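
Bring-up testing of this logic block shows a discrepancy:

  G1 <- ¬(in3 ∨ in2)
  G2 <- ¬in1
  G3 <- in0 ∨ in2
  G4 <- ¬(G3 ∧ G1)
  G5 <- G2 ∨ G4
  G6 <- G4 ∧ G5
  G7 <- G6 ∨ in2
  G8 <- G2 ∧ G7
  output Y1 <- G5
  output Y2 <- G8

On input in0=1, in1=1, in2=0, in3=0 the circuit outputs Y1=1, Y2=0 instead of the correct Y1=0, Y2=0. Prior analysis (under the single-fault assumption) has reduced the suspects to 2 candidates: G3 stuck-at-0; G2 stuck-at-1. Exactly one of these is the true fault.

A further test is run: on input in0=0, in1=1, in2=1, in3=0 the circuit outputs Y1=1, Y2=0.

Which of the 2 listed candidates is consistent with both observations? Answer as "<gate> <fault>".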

§ Work task
Please list every line of the records that contains "fault".

§ Solution to this problem
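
On input in0=1, in1=1, in2=0, in3=0 the circuit outputs Y1=1, Y2=0 instead of the correct Y1=0, Y2=0. Prior analysis (under the single-fault assumption) has reduced the suspects to 2 candidates: G3 stuck-at-0; G2 stuck-at-1. Exactly one of these is the true fault.
Which of the 2 listed candidates is consistent with both observations? Answer as "<gate> <fault>".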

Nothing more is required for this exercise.